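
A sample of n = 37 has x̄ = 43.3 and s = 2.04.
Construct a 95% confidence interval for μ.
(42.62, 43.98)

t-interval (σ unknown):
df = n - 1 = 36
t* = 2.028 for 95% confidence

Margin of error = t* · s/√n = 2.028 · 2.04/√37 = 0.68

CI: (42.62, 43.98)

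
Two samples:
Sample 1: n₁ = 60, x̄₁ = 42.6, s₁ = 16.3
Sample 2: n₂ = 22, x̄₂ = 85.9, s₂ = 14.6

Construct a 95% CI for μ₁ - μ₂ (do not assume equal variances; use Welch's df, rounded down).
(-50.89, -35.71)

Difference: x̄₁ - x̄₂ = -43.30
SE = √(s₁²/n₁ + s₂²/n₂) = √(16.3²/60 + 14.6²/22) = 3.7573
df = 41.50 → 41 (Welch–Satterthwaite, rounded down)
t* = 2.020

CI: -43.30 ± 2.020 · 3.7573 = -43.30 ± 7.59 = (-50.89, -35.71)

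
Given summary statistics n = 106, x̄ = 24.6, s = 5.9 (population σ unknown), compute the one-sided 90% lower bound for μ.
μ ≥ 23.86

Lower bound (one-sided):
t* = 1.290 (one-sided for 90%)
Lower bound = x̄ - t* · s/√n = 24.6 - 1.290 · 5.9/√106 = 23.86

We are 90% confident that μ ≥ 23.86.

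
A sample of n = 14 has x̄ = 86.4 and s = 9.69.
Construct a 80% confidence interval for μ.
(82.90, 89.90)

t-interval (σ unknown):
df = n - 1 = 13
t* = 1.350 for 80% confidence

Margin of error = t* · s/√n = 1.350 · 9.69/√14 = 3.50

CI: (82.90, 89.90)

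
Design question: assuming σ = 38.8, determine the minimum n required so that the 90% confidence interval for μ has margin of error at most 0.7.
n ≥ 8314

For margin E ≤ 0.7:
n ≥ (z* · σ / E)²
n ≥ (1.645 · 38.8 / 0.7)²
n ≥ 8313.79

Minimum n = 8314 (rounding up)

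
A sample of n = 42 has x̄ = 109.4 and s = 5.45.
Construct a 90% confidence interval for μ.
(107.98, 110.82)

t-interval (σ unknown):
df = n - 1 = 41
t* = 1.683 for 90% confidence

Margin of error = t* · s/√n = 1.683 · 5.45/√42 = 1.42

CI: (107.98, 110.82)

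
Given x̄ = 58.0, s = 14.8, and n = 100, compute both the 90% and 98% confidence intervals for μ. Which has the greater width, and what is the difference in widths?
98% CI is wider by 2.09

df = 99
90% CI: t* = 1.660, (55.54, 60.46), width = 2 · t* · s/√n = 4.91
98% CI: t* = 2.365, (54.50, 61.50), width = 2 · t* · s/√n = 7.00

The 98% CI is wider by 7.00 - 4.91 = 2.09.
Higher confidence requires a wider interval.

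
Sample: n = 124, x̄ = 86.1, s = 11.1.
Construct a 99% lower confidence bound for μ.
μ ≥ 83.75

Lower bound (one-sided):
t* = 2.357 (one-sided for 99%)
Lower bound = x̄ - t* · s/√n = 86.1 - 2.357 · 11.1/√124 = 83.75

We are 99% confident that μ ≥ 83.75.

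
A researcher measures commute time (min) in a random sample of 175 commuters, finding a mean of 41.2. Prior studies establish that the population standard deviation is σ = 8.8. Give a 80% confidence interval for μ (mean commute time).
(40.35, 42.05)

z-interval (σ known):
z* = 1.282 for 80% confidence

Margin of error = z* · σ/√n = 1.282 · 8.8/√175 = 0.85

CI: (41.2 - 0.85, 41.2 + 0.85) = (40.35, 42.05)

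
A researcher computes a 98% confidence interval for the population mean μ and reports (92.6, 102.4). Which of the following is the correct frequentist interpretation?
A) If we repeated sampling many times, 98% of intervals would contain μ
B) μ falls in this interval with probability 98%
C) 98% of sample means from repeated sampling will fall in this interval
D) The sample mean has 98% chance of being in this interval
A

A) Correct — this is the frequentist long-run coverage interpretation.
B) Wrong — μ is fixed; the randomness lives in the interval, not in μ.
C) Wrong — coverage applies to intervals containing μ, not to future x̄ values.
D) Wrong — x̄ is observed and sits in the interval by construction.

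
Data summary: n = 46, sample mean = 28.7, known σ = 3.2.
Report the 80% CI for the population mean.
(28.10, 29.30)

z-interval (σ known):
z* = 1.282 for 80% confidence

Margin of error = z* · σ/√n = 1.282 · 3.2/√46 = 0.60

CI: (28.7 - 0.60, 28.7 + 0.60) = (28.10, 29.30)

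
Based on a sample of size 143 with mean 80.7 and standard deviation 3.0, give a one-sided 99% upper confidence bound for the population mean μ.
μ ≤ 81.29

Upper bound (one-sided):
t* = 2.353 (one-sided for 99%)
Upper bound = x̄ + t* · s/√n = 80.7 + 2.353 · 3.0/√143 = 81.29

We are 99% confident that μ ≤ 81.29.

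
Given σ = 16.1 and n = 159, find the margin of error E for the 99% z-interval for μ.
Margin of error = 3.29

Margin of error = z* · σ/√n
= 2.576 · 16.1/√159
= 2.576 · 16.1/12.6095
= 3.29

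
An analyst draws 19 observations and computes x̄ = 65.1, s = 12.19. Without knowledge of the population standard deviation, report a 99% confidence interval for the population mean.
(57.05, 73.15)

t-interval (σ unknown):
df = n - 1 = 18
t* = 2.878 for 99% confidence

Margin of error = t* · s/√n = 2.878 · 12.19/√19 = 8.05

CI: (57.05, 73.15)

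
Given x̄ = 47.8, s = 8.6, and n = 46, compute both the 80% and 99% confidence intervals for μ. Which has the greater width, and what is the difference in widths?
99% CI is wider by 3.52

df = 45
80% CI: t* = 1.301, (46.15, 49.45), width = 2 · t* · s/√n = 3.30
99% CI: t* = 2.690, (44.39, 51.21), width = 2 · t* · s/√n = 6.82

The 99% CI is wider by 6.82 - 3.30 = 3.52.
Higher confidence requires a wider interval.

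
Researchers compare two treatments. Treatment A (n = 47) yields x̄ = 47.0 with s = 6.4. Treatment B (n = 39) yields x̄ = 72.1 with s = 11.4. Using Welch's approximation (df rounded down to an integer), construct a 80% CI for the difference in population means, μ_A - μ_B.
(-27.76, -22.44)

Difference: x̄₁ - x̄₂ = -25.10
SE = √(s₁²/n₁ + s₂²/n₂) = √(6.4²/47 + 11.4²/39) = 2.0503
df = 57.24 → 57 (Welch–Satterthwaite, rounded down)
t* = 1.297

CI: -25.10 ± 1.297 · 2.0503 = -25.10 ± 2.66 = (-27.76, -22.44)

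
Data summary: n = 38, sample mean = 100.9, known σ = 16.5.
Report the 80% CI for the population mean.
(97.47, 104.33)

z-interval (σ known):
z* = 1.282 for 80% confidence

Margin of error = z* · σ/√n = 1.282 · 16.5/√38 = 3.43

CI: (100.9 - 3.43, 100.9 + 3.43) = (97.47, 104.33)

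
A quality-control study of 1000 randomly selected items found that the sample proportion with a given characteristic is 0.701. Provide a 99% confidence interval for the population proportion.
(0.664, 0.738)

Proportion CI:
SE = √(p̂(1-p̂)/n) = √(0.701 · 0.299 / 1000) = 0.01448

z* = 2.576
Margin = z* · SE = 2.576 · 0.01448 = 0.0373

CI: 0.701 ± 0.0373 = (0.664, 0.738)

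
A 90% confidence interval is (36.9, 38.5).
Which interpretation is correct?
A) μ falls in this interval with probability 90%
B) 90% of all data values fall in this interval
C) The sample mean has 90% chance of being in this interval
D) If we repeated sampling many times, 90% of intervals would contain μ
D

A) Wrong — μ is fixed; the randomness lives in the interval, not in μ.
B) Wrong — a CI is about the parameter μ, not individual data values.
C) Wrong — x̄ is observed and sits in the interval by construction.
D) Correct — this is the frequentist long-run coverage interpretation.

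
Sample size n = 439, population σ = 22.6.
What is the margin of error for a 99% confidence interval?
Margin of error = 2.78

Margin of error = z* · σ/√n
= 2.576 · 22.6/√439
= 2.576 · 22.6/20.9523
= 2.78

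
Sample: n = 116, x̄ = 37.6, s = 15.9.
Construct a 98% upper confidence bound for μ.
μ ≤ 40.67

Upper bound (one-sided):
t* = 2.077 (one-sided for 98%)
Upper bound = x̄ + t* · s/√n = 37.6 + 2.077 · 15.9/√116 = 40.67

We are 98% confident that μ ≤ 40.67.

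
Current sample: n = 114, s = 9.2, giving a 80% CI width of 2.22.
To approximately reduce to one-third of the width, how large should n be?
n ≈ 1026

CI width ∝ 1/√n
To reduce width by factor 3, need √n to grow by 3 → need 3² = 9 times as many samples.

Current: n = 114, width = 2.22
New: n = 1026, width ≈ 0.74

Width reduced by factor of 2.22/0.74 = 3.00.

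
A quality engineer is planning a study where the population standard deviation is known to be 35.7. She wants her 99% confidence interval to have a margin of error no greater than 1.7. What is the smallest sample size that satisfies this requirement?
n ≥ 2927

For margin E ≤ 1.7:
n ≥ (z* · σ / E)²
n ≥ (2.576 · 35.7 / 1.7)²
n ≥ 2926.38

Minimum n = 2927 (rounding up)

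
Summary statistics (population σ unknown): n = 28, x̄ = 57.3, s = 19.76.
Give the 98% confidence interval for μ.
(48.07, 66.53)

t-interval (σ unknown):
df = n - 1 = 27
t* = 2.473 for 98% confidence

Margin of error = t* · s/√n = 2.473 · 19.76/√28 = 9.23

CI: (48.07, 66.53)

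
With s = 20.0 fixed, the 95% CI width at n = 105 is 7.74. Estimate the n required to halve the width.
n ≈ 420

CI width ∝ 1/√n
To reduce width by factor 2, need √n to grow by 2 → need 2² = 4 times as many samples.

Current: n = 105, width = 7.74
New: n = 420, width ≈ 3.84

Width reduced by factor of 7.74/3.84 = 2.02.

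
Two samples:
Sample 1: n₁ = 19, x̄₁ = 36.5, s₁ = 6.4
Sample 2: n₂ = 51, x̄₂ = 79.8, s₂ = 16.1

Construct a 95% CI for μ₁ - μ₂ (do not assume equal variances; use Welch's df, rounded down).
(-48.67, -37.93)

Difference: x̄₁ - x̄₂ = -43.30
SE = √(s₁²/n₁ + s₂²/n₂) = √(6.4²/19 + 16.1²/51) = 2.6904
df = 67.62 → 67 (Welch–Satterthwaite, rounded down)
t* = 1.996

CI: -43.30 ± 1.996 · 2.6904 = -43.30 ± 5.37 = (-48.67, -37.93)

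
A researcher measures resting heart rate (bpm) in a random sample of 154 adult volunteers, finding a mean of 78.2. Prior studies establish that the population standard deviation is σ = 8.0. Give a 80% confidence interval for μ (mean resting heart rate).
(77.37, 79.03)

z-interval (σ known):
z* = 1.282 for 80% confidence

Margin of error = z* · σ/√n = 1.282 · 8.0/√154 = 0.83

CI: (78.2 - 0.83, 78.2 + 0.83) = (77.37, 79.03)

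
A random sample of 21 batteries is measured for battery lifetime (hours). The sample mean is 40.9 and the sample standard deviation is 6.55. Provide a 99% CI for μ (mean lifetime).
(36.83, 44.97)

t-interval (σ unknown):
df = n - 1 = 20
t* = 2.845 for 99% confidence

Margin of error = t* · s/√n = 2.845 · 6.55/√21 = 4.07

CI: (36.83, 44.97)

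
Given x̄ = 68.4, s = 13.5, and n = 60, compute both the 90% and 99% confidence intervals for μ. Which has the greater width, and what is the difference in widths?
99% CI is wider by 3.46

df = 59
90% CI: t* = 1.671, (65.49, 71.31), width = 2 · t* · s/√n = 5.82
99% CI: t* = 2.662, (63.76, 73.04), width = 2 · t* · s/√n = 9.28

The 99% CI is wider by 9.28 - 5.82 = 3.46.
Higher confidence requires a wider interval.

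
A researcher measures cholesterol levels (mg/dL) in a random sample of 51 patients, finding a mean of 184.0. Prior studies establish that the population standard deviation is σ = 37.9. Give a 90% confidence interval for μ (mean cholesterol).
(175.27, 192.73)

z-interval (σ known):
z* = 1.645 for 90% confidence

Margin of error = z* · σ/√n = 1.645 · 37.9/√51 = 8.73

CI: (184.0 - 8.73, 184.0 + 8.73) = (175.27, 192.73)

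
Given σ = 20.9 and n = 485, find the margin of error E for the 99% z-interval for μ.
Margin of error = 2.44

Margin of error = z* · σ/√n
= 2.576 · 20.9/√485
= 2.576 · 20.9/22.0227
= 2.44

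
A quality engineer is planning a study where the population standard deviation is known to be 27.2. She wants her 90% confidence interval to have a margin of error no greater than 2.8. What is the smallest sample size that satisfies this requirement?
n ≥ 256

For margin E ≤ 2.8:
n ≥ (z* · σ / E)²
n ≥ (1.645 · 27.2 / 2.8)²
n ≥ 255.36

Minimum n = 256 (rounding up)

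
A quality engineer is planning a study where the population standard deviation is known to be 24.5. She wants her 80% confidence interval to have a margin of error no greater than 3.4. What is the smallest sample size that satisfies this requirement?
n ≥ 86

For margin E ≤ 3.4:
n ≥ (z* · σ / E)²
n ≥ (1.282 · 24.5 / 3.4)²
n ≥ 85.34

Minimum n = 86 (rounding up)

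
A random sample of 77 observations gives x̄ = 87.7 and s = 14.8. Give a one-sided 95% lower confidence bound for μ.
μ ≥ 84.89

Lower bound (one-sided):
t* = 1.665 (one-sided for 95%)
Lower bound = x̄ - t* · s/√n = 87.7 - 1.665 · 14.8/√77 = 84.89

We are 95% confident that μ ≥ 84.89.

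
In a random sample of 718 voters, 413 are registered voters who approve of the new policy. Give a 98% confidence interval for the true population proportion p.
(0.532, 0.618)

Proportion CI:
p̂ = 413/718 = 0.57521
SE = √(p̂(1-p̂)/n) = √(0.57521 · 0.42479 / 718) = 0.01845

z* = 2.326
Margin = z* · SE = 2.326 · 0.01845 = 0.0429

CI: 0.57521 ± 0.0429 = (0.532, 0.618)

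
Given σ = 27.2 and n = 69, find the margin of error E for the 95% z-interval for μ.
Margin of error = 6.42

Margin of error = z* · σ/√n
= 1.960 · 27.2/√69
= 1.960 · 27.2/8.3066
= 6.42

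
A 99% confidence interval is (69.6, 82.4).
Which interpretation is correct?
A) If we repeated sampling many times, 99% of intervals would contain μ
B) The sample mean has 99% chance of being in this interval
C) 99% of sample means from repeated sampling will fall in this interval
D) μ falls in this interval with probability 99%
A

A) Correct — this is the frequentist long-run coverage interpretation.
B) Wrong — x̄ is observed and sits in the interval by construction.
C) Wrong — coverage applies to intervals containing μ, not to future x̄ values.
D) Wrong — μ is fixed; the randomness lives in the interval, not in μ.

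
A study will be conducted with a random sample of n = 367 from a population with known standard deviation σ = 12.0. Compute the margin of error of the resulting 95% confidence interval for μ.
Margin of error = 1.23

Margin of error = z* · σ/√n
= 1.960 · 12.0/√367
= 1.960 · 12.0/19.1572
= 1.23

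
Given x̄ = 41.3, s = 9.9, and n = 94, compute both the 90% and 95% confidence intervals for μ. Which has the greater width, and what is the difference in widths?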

● ● ● ● ●

§ YOUR GOAL
Set down precisely the lines above between the line holding "In a random sample of 718" and the line holding "C) 99% of sample", inclusive, and nothing beyond them.

§ YOUR RESPONSE
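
In a random sample of 718 voters, 413 are registered voters who approve of the new policy. Give a 98% confidence interval for the true population proportion p.
(0.532, 0.618)

Proportion CI:
p̂ = 413/718 = 0.57521
SE = √(p̂(1-p̂)/n) = √(0.57521 · 0.42479 / 718) = 0.01845

z* = 2.326
Margin = z* · SE = 2.326 · 0.01845 = 0.0429

CI: 0.57521 ± 0.0429 = (0.532, 0.618)

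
Given σ = 27.2 and n = 69, find the margin of error E for the 95% z-interval for μ.
Margin of error = 6.42

Margin of error = z* · σ/√n
= 1.960 · 27.2/√69
= 1.960 · 27.2/8.3066
= 6.42

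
A 99% confidence interval is (69.6, 82.4).
Which interpretation is correct?
A) If we repeated sampling many times, 99% of intervals would contain μ
B) The sample mean has 99% chance of being in this interval
C) 99% of sample means from repeated sampling will fall in this interval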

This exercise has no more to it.